[Collected data entries]
════════

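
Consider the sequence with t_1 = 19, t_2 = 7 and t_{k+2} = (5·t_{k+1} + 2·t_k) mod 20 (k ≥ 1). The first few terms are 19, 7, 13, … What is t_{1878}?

Computing terms: t_1 = 19,  t_2 = 7,  t_3 = 13,  t_4 = 19,  t_5 = 1,  t_6 = 3,  t_7 = 17,  t_8 = 11,  t_9 = 9,  t_{10} = 7,  t_{11} = 13.
Since (t_{10}, t_{11}) = (t_2, t_3) = (7, 13) (two consecutive terms determine the rest), the sequence is eventually periodic: after a pre-period of length 1 it cycles with period 8.
For k ≥ 2, t_k depends only on (k - 2) mod 8. (1878 - 2) mod 8 = 4, so t_{1878} = t_6 = 3.

3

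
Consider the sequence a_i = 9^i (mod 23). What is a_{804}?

9

a_1 = 9, a_2 = 12, a_3 = 16, a_4 = 6, a_5 = 8, a_6 = 3, a_7 = 4, a_8 = 13, a_9 = 2, a_{10} = 18, a_{11} = 1, a_{12} = 9.
The sequence repeats with period 11.
So a_{804} = a_{1 + ((804-1) mod 11)} = a_1 = 9.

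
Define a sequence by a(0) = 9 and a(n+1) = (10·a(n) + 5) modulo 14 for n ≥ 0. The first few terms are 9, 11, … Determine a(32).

We have a(0) = 9; a(1) = 11; a(2) = 3; a(3) = 7; a(4) = 5; a(5) = 13; a(6) = 9.
The sequence repeats with period 6.
So a(32) = a(0 + ((32-0) mod 6)) = a(2) = 3.

3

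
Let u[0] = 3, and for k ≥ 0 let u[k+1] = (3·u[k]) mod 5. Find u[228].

We have u[0] = 3, u[1] = 4, u[2] = 2, u[3] = 1, u[4] = 3.
Since u[4] = u[0] = 3, the sequence is periodic with period 4.
So u[228] = u[0 + ((228-0) mod 4)] = u[0] = 3.

3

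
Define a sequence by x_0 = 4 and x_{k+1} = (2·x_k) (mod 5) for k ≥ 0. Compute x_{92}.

4

We have x_0 = 4, x_1 = 3, x_2 = 1, x_3 = 2, x_4 = 4.
The sequence repeats with period 4.
So x_{92} = x_{0 + ((92-0) mod 4)} = x_0 = 4.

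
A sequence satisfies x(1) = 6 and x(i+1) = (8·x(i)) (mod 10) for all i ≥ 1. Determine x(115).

Computing terms: x(1) = 6,  x(2) = 8,  x(3) = 4,  x(4) = 2,  x(5) = 6.
The sequence repeats with period 4.
So x(115) = x(1 + ((115-1) mod 4)) = x(3) = 4.

4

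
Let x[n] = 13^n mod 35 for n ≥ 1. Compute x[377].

13

Computing terms: x[1] = 13; x[2] = 29; x[3] = 27; x[4] = 1; x[5] = 13.
Since x[5] = x[1] = 13, the sequence is periodic with period 4.
(377 - 1) mod 4 = 0, so x[377] = x[1] = 13.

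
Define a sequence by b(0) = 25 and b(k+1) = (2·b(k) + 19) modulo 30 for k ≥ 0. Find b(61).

Listing terms: b(0) = 25, b(1) = 9, b(2) = 7, b(3) = 3, b(4) = 25.
Since b(4) = b(0) = 25, the sequence is periodic with period 4.
(61 - 0) mod 4 = 1, so b(61) = b(1) = 9.

9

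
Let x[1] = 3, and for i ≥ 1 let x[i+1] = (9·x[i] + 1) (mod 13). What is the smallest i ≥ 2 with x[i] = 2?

2

Listing terms: x[1] = 3; x[2] = 2; x[3] = 6; x[4] = 3.
Since x[4] = x[1] = 3, the sequence is periodic with period 3.
The value 2 first appears (with i ≥ 2) at x[2].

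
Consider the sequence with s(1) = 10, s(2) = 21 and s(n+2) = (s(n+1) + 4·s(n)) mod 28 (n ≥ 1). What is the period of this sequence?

s(1) = 10; s(2) = 21; s(3) = 5; s(4) = 5; s(5) = 25; s(6) = 17; s(7) = 5; s(8) = 17; s(9) = 9; s(10) = 21; s(11) = 1; s(12) = 1; s(13) = 5; s(14) = 9; s(15) = 1; s(16) = 9; s(17) = 13; s(18) = 21; s(19) = 17; s(20) = 17; s(21) = 1; s(22) = 13; s(23) = 17; s(24) = 13; s(25) = 25; s(26) = 21; s(27) = 9; s(28) = 9; s(29) = 17; s(30) = 25; s(31) = 9; s(32) = 25; s(33) = 5; s(34) = 21; s(35) = 13; s(36) = 13; s(37) = 9; s(38) = 5; s(39) = 13; s(40) = 5; s(41) = 1; s(42) = 21; s(43) = 25; s(44) = 25; s(45) = 13; s(46) = 1; s(47) = 25; s(48) = 1; s(49) = 17; s(50) = 21; s(51) = 5.
Since (s(50), s(51)) = (s(2), s(3)) = (21, 5) (two consecutive terms determine the rest), the sequence is eventually periodic: after a pre-period of length 1 it cycles with period 48.

48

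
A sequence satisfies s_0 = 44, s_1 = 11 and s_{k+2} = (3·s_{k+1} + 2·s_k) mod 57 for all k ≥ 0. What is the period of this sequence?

Listing terms: s_0 = 44, s_1 = 11, s_2 = 7, s_3 = 43, s_4 = 29, s_5 = 2, s_6 = 7, s_7 = 25, s_8 = 32, s_9 = 32, s_{10} = 46, s_{11} = 31, s_{12} = 14, s_{13} = 47, s_{14} = 55, s_{15} = 31, s_{16} = 32, s_{17} = 44, s_{18} = 25, s_{19} = 49, s_{20} = 26, s_{21} = 5, s_{22} = 10, s_{23} = 40, s_{24} = 26, s_{25} = 44, s_{26} = 13, s_{27} = 13, s_{28} = 8, s_{29} = 50, s_{30} = 52, s_{31} = 28, s_{32} = 17, s_{33} = 50, s_{34} = 13, s_{35} = 25, s_{36} = 44, s_{37} = 11.
Since (s_{36}, s_{37}) = (s_0, s_1) = (44, 11) (two consecutive terms determine the rest), the sequence is periodic with period 36.

36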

════════

YOUR TASK >> Every entry should be transcribed exactly, with nothing omitted.

COMPLETED EXERCISE >>
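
Consider the sequence with t_1 = 19, t_2 = 7 and t_{k+2} = (5·t_{k+1} + 2·t_k) mod 20 (k ≥ 1). The first few terms are 19, 7, 13, … What is t_{1878}?

Computing terms: t_1 = 19,  t_2 = 7,  t_3 = 13,  t_4 = 19,  t_5 = 1,  t_6 = 3,  t_7 = 17,  t_8 = 11,  t_9 = 9,  t_{10} = 7,  t_{11} = 13.
Since (t_{10}, t_{11}) = (t_2, t_3) = (7, 13) (two consecutive terms determine the rest), the sequence is eventually periodic: after a pre-period of length 1 it cycles with period 8.
For k ≥ 2, t_k depends only on (k - 2) mod 8. (1878 - 2) mod 8 = 4, so t_{1878} = t_6 = 3.

3

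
Consider the sequence a_i = 9^i (mod 23). What is a_{804}?

9

a_1 = 9, a_2 = 12, a_3 = 16, a_4 = 6, a_5 = 8, a_6 = 3, a_7 = 4, a_8 = 13, a_9 = 2, a_{10} = 18, a_{11} = 1, a_{12} = 9.
The sequence repeats with period 11.
So a_{804} = a_{1 + ((804-1) mod 11)} = a_1 = 9.

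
Define a sequence by a(0) = 9 and a(n+1) = (10·a(n) + 5) modulo 14 for n ≥ 0. The first few terms are 9, 11, … Determine a(32).

We have a(0) = 9; a(1) = 11; a(2) = 3; a(3) = 7; a(4) = 5; a(5) = 13; a(6) = 9.
The sequence repeats with period 6.
So a(32) = a(0 + ((32-0) mod 6)) = a(2) = 3.

3

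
Let u[0] = 3, and for k ≥ 0 let u[k+1] = (3·u[k]) mod 5. Find u[228].

We have u[0] = 3, u[1] = 4, u[2] = 2, u[3] = 1, u[4] = 3.
Since u[4] = u[0] = 3, the sequence is periodic with period 4.
So u[228] = u[0 + ((228-0) mod 4)] = u[0] = 3.

3

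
Define a sequence by x_0 = 4 and x_{k+1} = (2·x_k) (mod 5) for k ≥ 0. Compute x_{92}.

4

We have x_0 = 4, x_1 = 3, x_2 = 1, x_3 = 2, x_4 = 4.
The sequence repeats with period 4.
So x_{92} = x_{0 + ((92-0) mod 4)} = x_0 = 4.

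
A sequence satisfies x(1) = 6 and x(i+1) = (8·x(i)) (mod 10) for all i ≥ 1. Determine x(115).

Computing terms: x(1) = 6,  x(2) = 8,  x(3) = 4,  x(4) = 2,  x(5) = 6.
The sequence repeats with period 4.
So x(115) = x(1 + ((115-1) mod 4)) = x(3) = 4.

4

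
Let x[n] = 13^n mod 35 for n ≥ 1. Compute x[377].

13

Computing terms: x[1] = 13; x[2] = 29; x[3] = 27; x[4] = 1; x[5] = 13.
Since x[5] = x[1] = 13, the sequence is periodic with period 4.
(377 - 1) mod 4 = 0, so x[377] = x[1] = 13.

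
Define a sequence by b(0) = 25 and b(k+1) = (2·b(k) + 19) modulo 30 for k ≥ 0. Find b(61).

Listing terms: b(0) = 25, b(1) = 9, b(2) = 7, b(3) = 3, b(4) = 25.
Since b(4) = b(0) = 25, the sequence is periodic with period 4.
(61 - 0) mod 4 = 1, so b(61) = b(1) = 9.

9

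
Let x[1] = 3, and for i ≥ 1 let x[i+1] = (9·x[i] + 1) (mod 13). What is the smallest i ≥ 2 with x[i] = 2?

2

Listing terms: x[1] = 3; x[2] = 2; x[3] = 6; x[4] = 3.
Since x[4] = x[1] = 3, the sequence is periodic with period 3.
The value 2 first appears (with i ≥ 2) at x[2].

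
Consider the sequence with s(1) = 10, s(2) = 21 and s(n+2) = (s(n+1) + 4·s(n)) mod 28 (n ≥ 1). What is the period of this sequence?

s(1) = 10; s(2) = 21; s(3) = 5; s(4) = 5; s(5) = 25; s(6) = 17; s(7) = 5; s(8) = 17; s(9) = 9; s(10) = 21; s(11) = 1; s(12) = 1; s(13) = 5; s(14) = 9; s(15) = 1; s(16) = 9; s(17) = 13; s(18) = 21; s(19) = 17; s(20) = 17; s(21) = 1; s(22) = 13; s(23) = 17; s(24) = 13; s(25) = 25; s(26) = 21; s(27) = 9; s(28) = 9; s(29) = 17; s(30) = 25; s(31) = 9; s(32) = 25; s(33) = 5; s(34) = 21; s(35) = 13; s(36) = 13; s(37) = 9; s(38) = 5; s(39) = 13; s(40) = 5; s(41) = 1; s(42) = 21; s(43) = 25; s(44) = 25; s(45) = 13; s(46) = 1; s(47) = 25; s(48) = 1; s(49) = 17; s(50) = 21; s(51) = 5.
Since (s(50), s(51)) = (s(2), s(3)) = (21, 5) (two consecutive terms determine the rest), the sequence is eventually periodic: after a pre-period of length 1 it cycles with period 48.

48

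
A sequence satisfies s_0 = 44, s_1 = 11 and s_{k+2} = (3·s_{k+1} + 2·s_k) mod 57 for all k ≥ 0. What is the period of this sequence?

Listing terms: s_0 = 44, s_1 = 11, s_2 = 7, s_3 = 43, s_4 = 29, s_5 = 2, s_6 = 7, s_7 = 25, s_8 = 32, s_9 = 32, s_{10} = 46, s_{11} = 31, s_{12} = 14, s_{13} = 47, s_{14} = 55, s_{15} = 31, s_{16} = 32, s_{17} = 44, s_{18} = 25, s_{19} = 49, s_{20} = 26, s_{21} = 5, s_{22} = 10, s_{23} = 40, s_{24} = 26, s_{25} = 44, s_{26} = 13, s_{27} = 13, s_{28} = 8, s_{29} = 50, s_{30} = 52, s_{31} = 28, s_{32} = 17, s_{33} = 50, s_{34} = 13, s_{35} = 25, s_{36} = 44, s_{37} = 11.
Since (s_{36}, s_{37}) = (s_0, s_1) = (44, 11) (two consecutive terms determine the rest), the sequence is periodic with period 36.

36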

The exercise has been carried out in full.